#### PROVIDED INFORMATION:
---
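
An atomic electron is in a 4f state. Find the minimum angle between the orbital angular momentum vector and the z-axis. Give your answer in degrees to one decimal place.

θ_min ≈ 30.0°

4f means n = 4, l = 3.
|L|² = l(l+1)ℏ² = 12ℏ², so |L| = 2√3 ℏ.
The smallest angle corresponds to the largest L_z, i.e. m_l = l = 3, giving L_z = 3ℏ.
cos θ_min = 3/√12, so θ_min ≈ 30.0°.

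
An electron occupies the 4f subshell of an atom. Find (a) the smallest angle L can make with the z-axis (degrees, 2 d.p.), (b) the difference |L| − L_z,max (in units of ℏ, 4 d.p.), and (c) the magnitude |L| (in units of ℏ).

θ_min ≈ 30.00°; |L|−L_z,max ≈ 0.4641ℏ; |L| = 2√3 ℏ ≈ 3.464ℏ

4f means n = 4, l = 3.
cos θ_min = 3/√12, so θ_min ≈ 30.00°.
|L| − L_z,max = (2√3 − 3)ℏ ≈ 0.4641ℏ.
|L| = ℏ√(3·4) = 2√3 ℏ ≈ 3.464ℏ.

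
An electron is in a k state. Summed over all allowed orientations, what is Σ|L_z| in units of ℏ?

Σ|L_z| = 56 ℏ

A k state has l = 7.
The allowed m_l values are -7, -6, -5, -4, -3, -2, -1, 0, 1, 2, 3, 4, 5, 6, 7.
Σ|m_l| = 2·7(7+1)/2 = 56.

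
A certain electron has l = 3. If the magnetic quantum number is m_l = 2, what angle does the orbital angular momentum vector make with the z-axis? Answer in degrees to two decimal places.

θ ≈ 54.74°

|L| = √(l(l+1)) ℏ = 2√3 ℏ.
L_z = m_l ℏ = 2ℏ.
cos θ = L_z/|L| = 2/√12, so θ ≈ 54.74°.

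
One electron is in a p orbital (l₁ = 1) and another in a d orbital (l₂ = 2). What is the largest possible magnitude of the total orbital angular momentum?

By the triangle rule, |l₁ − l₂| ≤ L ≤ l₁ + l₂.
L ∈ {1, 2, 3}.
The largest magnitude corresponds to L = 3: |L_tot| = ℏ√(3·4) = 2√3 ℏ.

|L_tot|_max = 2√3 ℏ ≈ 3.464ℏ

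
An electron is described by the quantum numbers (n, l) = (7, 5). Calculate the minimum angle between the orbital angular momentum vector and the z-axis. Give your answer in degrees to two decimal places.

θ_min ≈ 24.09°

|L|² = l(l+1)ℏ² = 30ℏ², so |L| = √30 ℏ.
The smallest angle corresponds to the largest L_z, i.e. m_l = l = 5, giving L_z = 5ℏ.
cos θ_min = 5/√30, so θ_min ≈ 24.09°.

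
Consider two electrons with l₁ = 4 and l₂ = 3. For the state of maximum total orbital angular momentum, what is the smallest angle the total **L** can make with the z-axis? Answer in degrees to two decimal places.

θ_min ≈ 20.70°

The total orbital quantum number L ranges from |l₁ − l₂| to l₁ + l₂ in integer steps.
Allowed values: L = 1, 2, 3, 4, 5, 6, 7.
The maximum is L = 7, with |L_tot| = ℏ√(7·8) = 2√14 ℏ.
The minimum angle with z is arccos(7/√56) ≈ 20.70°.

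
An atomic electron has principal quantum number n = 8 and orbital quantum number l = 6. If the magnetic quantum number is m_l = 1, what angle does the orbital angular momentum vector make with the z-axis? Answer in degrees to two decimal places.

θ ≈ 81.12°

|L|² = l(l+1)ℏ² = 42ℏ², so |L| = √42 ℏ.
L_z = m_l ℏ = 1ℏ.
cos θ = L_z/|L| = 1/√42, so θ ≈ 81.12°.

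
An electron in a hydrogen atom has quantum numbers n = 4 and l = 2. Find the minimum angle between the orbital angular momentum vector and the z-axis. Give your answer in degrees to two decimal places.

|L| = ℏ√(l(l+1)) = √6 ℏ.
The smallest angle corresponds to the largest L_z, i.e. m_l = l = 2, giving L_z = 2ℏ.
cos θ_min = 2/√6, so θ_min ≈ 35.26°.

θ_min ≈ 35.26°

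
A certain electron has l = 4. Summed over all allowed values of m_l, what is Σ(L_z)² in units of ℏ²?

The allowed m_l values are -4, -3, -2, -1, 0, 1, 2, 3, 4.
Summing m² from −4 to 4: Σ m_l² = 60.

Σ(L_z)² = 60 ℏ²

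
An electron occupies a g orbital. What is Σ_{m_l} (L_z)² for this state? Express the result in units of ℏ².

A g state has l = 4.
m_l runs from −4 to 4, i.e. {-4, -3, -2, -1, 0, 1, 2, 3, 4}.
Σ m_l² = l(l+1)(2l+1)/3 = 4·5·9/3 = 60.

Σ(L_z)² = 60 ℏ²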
---
#### TASK ITEM:
Every record above is to be copied exactly.

#### THE COMPLETED TASK:
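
An atomic electron is in a 4f state. Find the minimum angle between the orbital angular momentum vector and the z-axis. Give your answer in degrees to one decimal place.

θ_min ≈ 30.0°

4f means n = 4, l = 3.
|L|² = l(l+1)ℏ² = 12ℏ², so |L| = 2√3 ℏ.
The smallest angle corresponds to the largest L_z, i.e. m_l = l = 3, giving L_z = 3ℏ.
cos θ_min = 3/√12, so θ_min ≈ 30.0°.

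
An electron occupies the 4f subshell of an atom. Find (a) the smallest angle L can make with the z-axis (degrees, 2 d.p.), (b) the difference |L| − L_z,max (in units of ℏ, 4 d.p.), and (c) the magnitude |L| (in units of ℏ).

θ_min ≈ 30.00°; |L|−L_z,max ≈ 0.4641ℏ; |L| = 2√3 ℏ ≈ 3.464ℏ

4f means n = 4, l = 3.
cos θ_min = 3/√12, so θ_min ≈ 30.00°.
|L| − L_z,max = (2√3 − 3)ℏ ≈ 0.4641ℏ.
|L| = ℏ√(3·4) = 2√3 ℏ ≈ 3.464ℏ.

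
An electron is in a k state. Summed over all allowed orientations, what is Σ|L_z| in units of ℏ?

Σ|L_z| = 56 ℏ

A k state has l = 7.
The allowed m_l values are -7, -6, -5, -4, -3, -2, -1, 0, 1, 2, 3, 4, 5, 6, 7.
Σ|m_l| = 2·7(7+1)/2 = 56.

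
A certain electron has l = 3. If the magnetic quantum number is m_l = 2, what angle does the orbital angular momentum vector make with the z-axis? Answer in degrees to two decimal places.

θ ≈ 54.74°

|L| = √(l(l+1)) ℏ = 2√3 ℏ.
L_z = m_l ℏ = 2ℏ.
cos θ = L_z/|L| = 2/√12, so θ ≈ 54.74°.

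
One electron is in a p orbital (l₁ = 1) and another in a d orbital (l₂ = 2). What is the largest possible magnitude of the total orbital angular momentum?

By the triangle rule, |l₁ − l₂| ≤ L ≤ l₁ + l₂.
L ∈ {1, 2, 3}.
The largest magnitude corresponds to L = 3: |L_tot| = ℏ√(3·4) = 2√3 ℏ.

|L_tot|_max = 2√3 ℏ ≈ 3.464ℏ

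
An electron is described by the quantum numbers (n, l) = (7, 5). Calculate the minimum angle between the orbital angular momentum vector and the z-axis. Give your answer in degrees to two decimal places.

θ_min ≈ 24.09°

|L|² = l(l+1)ℏ² = 30ℏ², so |L| = √30 ℏ.
The smallest angle corresponds to the largest L_z, i.e. m_l = l = 5, giving L_z = 5ℏ.
cos θ_min = 5/√30, so θ_min ≈ 24.09°.

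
Consider two electrons with l₁ = 4 and l₂ = 3. For the state of maximum total orbital angular momentum, what is the smallest angle the total **L** can make with the z-axis? Answer in degrees to two decimal places.

θ_min ≈ 20.70°

The total orbital quantum number L ranges from |l₁ − l₂| to l₁ + l₂ in integer steps.
Allowed values: L = 1, 2, 3, 4, 5, 6, 7.
The maximum is L = 7, with |L_tot| = ℏ√(7·8) = 2√14 ℏ.
The minimum angle with z is arccos(7/√56) ≈ 20.70°.

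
An atomic electron has principal quantum number n = 8 and orbital quantum number l = 6. If the magnetic quantum number is m_l = 1, what angle does the orbital angular momentum vector make with the z-axis? Answer in degrees to two decimal places.

θ ≈ 81.12°

|L|² = l(l+1)ℏ² = 42ℏ², so |L| = √42 ℏ.
L_z = m_l ℏ = 1ℏ.
cos θ = L_z/|L| = 1/√42, so θ ≈ 81.12°.

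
An electron in a hydrogen atom has quantum numbers n = 4 and l = 2. Find the minimum angle between the orbital angular momentum vector and the z-axis. Give your answer in degrees to two decimal places.

|L| = ℏ√(l(l+1)) = √6 ℏ.
The smallest angle corresponds to the largest L_z, i.e. m_l = l = 2, giving L_z = 2ℏ.
cos θ_min = 2/√6, so θ_min ≈ 35.26°.

θ_min ≈ 35.26°

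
A certain electron has l = 4. Summed over all allowed values of m_l, what is Σ(L_z)² in units of ℏ²?

The allowed m_l values are -4, -3, -2, -1, 0, 1, 2, 3, 4.
Summing m² from −4 to 4: Σ m_l² = 60.

Σ(L_z)² = 60 ℏ²

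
An electron occupies a g orbital. What is Σ_{m_l} (L_z)² for this state? Express the result in units of ℏ².

A g state has l = 4.
m_l runs from −4 to 4, i.e. {-4, -3, -2, -1, 0, 1, 2, 3, 4}.
Σ m_l² = l(l+1)(2l+1)/3 = 4·5·9/3 = 60.

Σ(L_z)² = 60 ℏ²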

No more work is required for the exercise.